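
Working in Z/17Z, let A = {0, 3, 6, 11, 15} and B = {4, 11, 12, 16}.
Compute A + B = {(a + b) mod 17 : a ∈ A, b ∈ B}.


Work in Z/17Z: reduce every sum a + b modulo 17.
Enumerate all 20 pairs:
a = 0: 0+4=4, 0+11=11, 0+12=12, 0+16=16
a = 3: 3+4=7, 3+11=14, 3+12=15, 3+16=2
a = 6: 6+4=10, 6+11=0, 6+12=1, 6+16=5
a = 11: 11+4=15, 11+11=5, 11+12=6, 11+16=10
a = 15: 15+4=2, 15+11=9, 15+12=10, 15+16=14
Distinct residues collected: {0, 1, 2, 4, 5, 6, 7, 9, 10, 11, 12, 14, 15, 16}
|A + B| = 14 (out of 17 total residues).

A + B = {0, 1, 2, 4, 5, 6, 7, 9, 10, 11, 12, 14, 15, 16}


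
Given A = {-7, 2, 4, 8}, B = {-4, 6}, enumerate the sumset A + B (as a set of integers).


A + B = {a + b : a ∈ A, b ∈ B}.
Enumerate all |A|·|B| = 4·2 = 8 pairs (a, b) and collect distinct sums.
a = -7: -7+-4=-11, -7+6=-1
a = 2: 2+-4=-2, 2+6=8
a = 4: 4+-4=0, 4+6=10
a = 8: 8+-4=4, 8+6=14
Collecting distinct sums: A + B = {-11, -2, -1, 0, 4, 8, 10, 14}
|A + B| = 8

A + B = {-11, -2, -1, 0, 4, 8, 10, 14}


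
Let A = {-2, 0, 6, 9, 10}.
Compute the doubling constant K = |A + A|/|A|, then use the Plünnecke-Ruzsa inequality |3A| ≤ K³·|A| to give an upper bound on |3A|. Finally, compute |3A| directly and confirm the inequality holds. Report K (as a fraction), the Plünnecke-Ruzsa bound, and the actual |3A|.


|A| = 5.
Step 1: Compute A + A by enumerating all 25 pairs.
A + A = {-4, -2, 0, 4, 6, 7, 8, 9, 10, 12, 15, 16, 18, 19, 20}, so |A + A| = 15.
Step 2: Doubling constant K = |A + A|/|A| = 15/5 = 15/5 ≈ 3.0000.
Step 3: Plünnecke-Ruzsa gives |3A| ≤ K³·|A| = (3.0000)³ · 5 ≈ 135.0000.
Step 4: Compute 3A = A + A + A directly by enumerating all triples (a,b,c) ∈ A³; |3A| = 30.
Step 5: Check 30 ≤ 135.0000? Yes ✓.

K = 15/5, Plünnecke-Ruzsa bound K³|A| ≈ 135.0000, |3A| = 30, inequality holds.


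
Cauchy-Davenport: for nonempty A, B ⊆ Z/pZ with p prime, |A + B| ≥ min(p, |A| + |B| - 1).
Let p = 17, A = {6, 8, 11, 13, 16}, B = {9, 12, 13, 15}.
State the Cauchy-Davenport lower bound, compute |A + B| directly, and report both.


Cauchy-Davenport: |A + B| ≥ min(p, |A| + |B| - 1) for A, B nonempty in Z/pZ.
|A| = 5, |B| = 4, p = 17.
CD lower bound = min(17, 5 + 4 - 1) = min(17, 8) = 8.
Compute A + B mod 17 directly:
a = 6: 6+9=15, 6+12=1, 6+13=2, 6+15=4
a = 8: 8+9=0, 8+12=3, 8+13=4, 8+15=6
a = 11: 11+9=3, 11+12=6, 11+13=7, 11+15=9
a = 13: 13+9=5, 13+12=8, 13+13=9, 13+15=11
a = 16: 16+9=8, 16+12=11, 16+13=12, 16+15=14
A + B = {0, 1, 2, 3, 4, 5, 6, 7, 8, 9, 11, 12, 14, 15}, so |A + B| = 14.
Verify: 14 ≥ 8? Yes ✓.

CD lower bound = 8, actual |A + B| = 14.


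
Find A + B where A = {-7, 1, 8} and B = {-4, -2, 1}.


A + B = {a + b : a ∈ A, b ∈ B}.
Enumerate all |A|·|B| = 3·3 = 9 pairs (a, b) and collect distinct sums.
a = -7: -7+-4=-11, -7+-2=-9, -7+1=-6
a = 1: 1+-4=-3, 1+-2=-1, 1+1=2
a = 8: 8+-4=4, 8+-2=6, 8+1=9
Collecting distinct sums: A + B = {-11, -9, -6, -3, -1, 2, 4, 6, 9}
|A + B| = 9

A + B = {-11, -9, -6, -3, -1, 2, 4, 6, 9}


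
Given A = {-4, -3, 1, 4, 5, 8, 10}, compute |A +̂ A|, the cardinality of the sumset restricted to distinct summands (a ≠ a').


Restricted sumset: A +̂ A = {a + a' : a ∈ A, a' ∈ A, a ≠ a'}.
Equivalently, take A + A and drop any sum 2a that is achievable ONLY as a + a for a ∈ A (i.e. sums representable only with equal summands).
Enumerate pairs (a, a') with a < a' (symmetric, so each unordered pair gives one sum; this covers all a ≠ a'):
  -4 + -3 = -7
  -4 + 1 = -3
  -4 + 4 = 0
  -4 + 5 = 1
  -4 + 8 = 4
  -4 + 10 = 6
  -3 + 1 = -2
  -3 + 4 = 1
  -3 + 5 = 2
  -3 + 8 = 5
  -3 + 10 = 7
  1 + 4 = 5
  1 + 5 = 6
  1 + 8 = 9
  1 + 10 = 11
  4 + 5 = 9
  4 + 8 = 12
  4 + 10 = 14
  5 + 8 = 13
  5 + 10 = 15
  8 + 10 = 18
Collected distinct sums: {-7, -3, -2, 0, 1, 2, 4, 5, 6, 7, 9, 11, 12, 13, 14, 15, 18}
|A +̂ A| = 17
(Reference bound: |A +̂ A| ≥ 2|A| - 3 for |A| ≥ 2, with |A| = 7 giving ≥ 11.)

|A +̂ A| = 17


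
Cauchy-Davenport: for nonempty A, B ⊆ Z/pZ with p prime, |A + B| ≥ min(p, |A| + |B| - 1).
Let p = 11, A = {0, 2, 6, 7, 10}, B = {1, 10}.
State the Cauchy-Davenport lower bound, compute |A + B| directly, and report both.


Cauchy-Davenport: |A + B| ≥ min(p, |A| + |B| - 1) for A, B nonempty in Z/pZ.
|A| = 5, |B| = 2, p = 11.
CD lower bound = min(11, 5 + 2 - 1) = min(11, 6) = 6.
Compute A + B mod 11 directly:
a = 0: 0+1=1, 0+10=10
a = 2: 2+1=3, 2+10=1
a = 6: 6+1=7, 6+10=5
a = 7: 7+1=8, 7+10=6
a = 10: 10+1=0, 10+10=9
A + B = {0, 1, 3, 5, 6, 7, 8, 9, 10}, so |A + B| = 9.
Verify: 9 ≥ 6? Yes ✓.

CD lower bound = 6, actual |A + B| = 9.


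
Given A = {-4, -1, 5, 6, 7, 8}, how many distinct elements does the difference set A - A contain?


A - A = {a - a' : a, a' ∈ A}; |A| = 6.
Bounds: 2|A|-1 ≤ |A - A| ≤ |A|² - |A| + 1, i.e. 11 ≤ |A - A| ≤ 31.
Note: 0 ∈ A - A always (from a - a). The set is symmetric: if d ∈ A - A then -d ∈ A - A.
Enumerate nonzero differences d = a - a' with a > a' (then include -d):
Positive differences: {1, 2, 3, 6, 7, 8, 9, 10, 11, 12}
Full difference set: {0} ∪ (positive diffs) ∪ (negative diffs).
|A - A| = 1 + 2·10 = 21 (matches direct enumeration: 21).

|A - A| = 21


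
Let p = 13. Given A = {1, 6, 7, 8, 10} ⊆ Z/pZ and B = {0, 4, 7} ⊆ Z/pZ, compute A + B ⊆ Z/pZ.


Work in Z/13Z: reduce every sum a + b modulo 13.
Enumerate all 15 pairs:
a = 1: 1+0=1, 1+4=5, 1+7=8
a = 6: 6+0=6, 6+4=10, 6+7=0
a = 7: 7+0=7, 7+4=11, 7+7=1
a = 8: 8+0=8, 8+4=12, 8+7=2
a = 10: 10+0=10, 10+4=1, 10+7=4
Distinct residues collected: {0, 1, 2, 4, 5, 6, 7, 8, 10, 11, 12}
|A + B| = 11 (out of 13 total residues).

A + B = {0, 1, 2, 4, 5, 6, 7, 8, 10, 11, 12}


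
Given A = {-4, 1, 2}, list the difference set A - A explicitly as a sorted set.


A - A = {a - a' : a, a' ∈ A}.
Compute a - a' for each ordered pair (a, a'):
a = -4: -4--4=0, -4-1=-5, -4-2=-6
a = 1: 1--4=5, 1-1=0, 1-2=-1
a = 2: 2--4=6, 2-1=1, 2-2=0
Collecting distinct values (and noting 0 appears from a-a):
A - A = {-6, -5, -1, 0, 1, 5, 6}
|A - A| = 7

A - A = {-6, -5, -1, 0, 1, 5, 6}


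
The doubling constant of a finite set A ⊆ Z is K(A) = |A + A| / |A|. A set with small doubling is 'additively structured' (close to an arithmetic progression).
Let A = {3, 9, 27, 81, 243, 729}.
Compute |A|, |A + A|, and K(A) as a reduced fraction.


|A| = 6.
Compute A + A by enumerating all 36 pairs.
A + A = {6, 12, 18, 30, 36, 54, 84, 90, 108, 162, 246, 252, 270, 324, 486, 732, 738, 756, 810, 972, 1458}, so |A + A| = 21.
K = |A + A| / |A| = 21/6 = 7/2 ≈ 3.5000.
Reference: AP of size 6 gives K = 11/6 ≈ 1.8333; a fully generic set of size 6 gives K ≈ 3.5000.

|A| = 6, |A + A| = 21, K = 21/6 = 7/2.


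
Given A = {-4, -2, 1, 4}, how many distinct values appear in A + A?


A + A = {a + a' : a, a' ∈ A}; |A| = 4.
General bounds: 2|A| - 1 ≤ |A + A| ≤ |A|(|A|+1)/2, i.e. 7 ≤ |A + A| ≤ 10.
Lower bound 2|A|-1 is attained iff A is an arithmetic progression.
Enumerate sums a + a' for a ≤ a' (symmetric, so this suffices):
a = -4: -4+-4=-8, -4+-2=-6, -4+1=-3, -4+4=0
a = -2: -2+-2=-4, -2+1=-1, -2+4=2
a = 1: 1+1=2, 1+4=5
a = 4: 4+4=8
Distinct sums: {-8, -6, -4, -3, -1, 0, 2, 5, 8}
|A + A| = 9

|A + A| = 9


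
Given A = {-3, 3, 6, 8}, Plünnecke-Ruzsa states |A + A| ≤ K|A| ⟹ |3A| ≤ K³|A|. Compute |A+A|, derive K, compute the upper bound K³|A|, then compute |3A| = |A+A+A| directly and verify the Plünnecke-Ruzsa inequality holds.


|A| = 4.
Step 1: Compute A + A by enumerating all 16 pairs.
A + A = {-6, 0, 3, 5, 6, 9, 11, 12, 14, 16}, so |A + A| = 10.
Step 2: Doubling constant K = |A + A|/|A| = 10/4 = 10/4 ≈ 2.5000.
Step 3: Plünnecke-Ruzsa gives |3A| ≤ K³·|A| = (2.5000)³ · 4 ≈ 62.5000.
Step 4: Compute 3A = A + A + A directly by enumerating all triples (a,b,c) ∈ A³; |3A| = 19.
Step 5: Check 19 ≤ 62.5000? Yes ✓.

K = 10/4, Plünnecke-Ruzsa bound K³|A| ≈ 62.5000, |3A| = 19, inequality holds.


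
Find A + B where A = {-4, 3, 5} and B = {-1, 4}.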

────────────────────

Set the lines down exactly as they stand, beginning at the one that contains "Compute |A|, |A" and stopping after the last line of the entries above.

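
Compute |A|, |A + A|, and K(A) as a reduced fraction.


|A| = 6.
Compute A + A by enumerating all 36 pairs.
A + A = {6, 12, 18, 30, 36, 54, 84, 90, 108, 162, 246, 252, 270, 324, 486, 732, 738, 756, 810, 972, 1458}, so |A + A| = 21.
K = |A + A| / |A| = 21/6 = 7/2 ≈ 3.5000.
Reference: AP of size 6 gives K = 11/6 ≈ 1.8333; a fully generic set of size 6 gives K ≈ 3.5000.

|A| = 6, |A + A| = 21, K = 21/6 = 7/2.


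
Given A = {-4, -2, 1, 4}, how many distinct values appear in A + A?


A + A = {a + a' : a, a' ∈ A}; |A| = 4.
General bounds: 2|A| - 1 ≤ |A + A| ≤ |A|(|A|+1)/2, i.e. 7 ≤ |A + A| ≤ 10.
Lower bound 2|A|-1 is attained iff A is an arithmetic progression.
Enumerate sums a + a' for a ≤ a' (symmetric, so this suffices):
a = -4: -4+-4=-8, -4+-2=-6, -4+1=-3, -4+4=0
a = -2: -2+-2=-4, -2+1=-1, -2+4=2
a = 1: 1+1=2, 1+4=5
a = 4: 4+4=8
Distinct sums: {-8, -6, -4, -3, -1, 0, 2, 5, 8}
|A + A| = 9

|A + A| = 9


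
Given A = {-3, 3, 6, 8}, Plünnecke-Ruzsa states |A + A| ≤ K|A| ⟹ |3A| ≤ K³|A|. Compute |A+A|, derive K, compute the upper bound K³|A|, then compute |3A| = |A+A+A| directly and verify the Plünnecke-Ruzsa inequality holds.


|A| = 4.
Step 1: Compute A + A by enumerating all 16 pairs.
A + A = {-6, 0, 3, 5, 6, 9, 11, 12, 14, 16}, so |A + A| = 10.
Step 2: Doubling constant K = |A + A|/|A| = 10/4 = 10/4 ≈ 2.5000.
Step 3: Plünnecke-Ruzsa gives |3A| ≤ K³·|A| = (2.5000)³ · 4 ≈ 62.5000.
Step 4: Compute 3A = A + A + A directly by enumerating all triples (a,b,c) ∈ A³; |3A| = 19.
Step 5: Check 19 ≤ 62.5000? Yes ✓.

K = 10/4, Plünnecke-Ruzsa bound K³|A| ≈ 62.5000, |3A| = 19, inequality holds.


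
Find A + B where A = {-4, 3, 5} and B = {-1, 4}.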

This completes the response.